> **Work to complete**
Where a line of the data below has the string "square", copy that line.

> **Task data**
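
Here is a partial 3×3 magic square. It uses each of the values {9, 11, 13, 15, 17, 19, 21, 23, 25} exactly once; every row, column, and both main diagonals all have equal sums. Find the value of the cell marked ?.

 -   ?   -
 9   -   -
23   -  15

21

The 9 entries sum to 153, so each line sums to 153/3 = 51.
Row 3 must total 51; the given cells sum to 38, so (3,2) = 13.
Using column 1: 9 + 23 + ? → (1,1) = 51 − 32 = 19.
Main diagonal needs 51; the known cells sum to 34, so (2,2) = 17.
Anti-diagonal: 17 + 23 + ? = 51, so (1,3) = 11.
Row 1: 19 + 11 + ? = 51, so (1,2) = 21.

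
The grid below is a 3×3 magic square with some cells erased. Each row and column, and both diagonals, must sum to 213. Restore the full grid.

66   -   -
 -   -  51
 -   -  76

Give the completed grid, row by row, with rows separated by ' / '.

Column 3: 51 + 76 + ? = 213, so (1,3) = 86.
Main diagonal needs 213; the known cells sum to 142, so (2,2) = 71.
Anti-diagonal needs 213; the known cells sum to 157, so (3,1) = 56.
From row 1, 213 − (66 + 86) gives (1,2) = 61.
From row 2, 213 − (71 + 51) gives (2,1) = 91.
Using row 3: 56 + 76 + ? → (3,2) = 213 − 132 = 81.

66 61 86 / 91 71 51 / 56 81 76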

--

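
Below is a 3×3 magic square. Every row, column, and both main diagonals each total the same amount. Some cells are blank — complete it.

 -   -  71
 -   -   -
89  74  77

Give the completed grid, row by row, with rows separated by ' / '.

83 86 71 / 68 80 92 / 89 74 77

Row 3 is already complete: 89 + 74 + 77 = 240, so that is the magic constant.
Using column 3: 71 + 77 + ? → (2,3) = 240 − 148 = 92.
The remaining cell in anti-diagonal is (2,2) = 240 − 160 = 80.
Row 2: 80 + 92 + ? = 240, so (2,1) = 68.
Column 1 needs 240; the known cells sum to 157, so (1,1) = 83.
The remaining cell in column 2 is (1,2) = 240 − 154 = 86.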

> **Your solution**
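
Here is a partial 3×3 magic square. It uses each of the values {9, 11, 13, 15, 17, 19, 21, 23, 25} exactly once; every row, column, and both main diagonals all have equal sums. Find the value of the cell marked ?.
The grid below is a 3×3 magic square with some cells erased. Each row and column, and both diagonals, must sum to 213. Restore the full grid.
Below is a 3×3 magic square. Every row, column, and both main diagonals each total the same amount. Some cells are blank — complete it.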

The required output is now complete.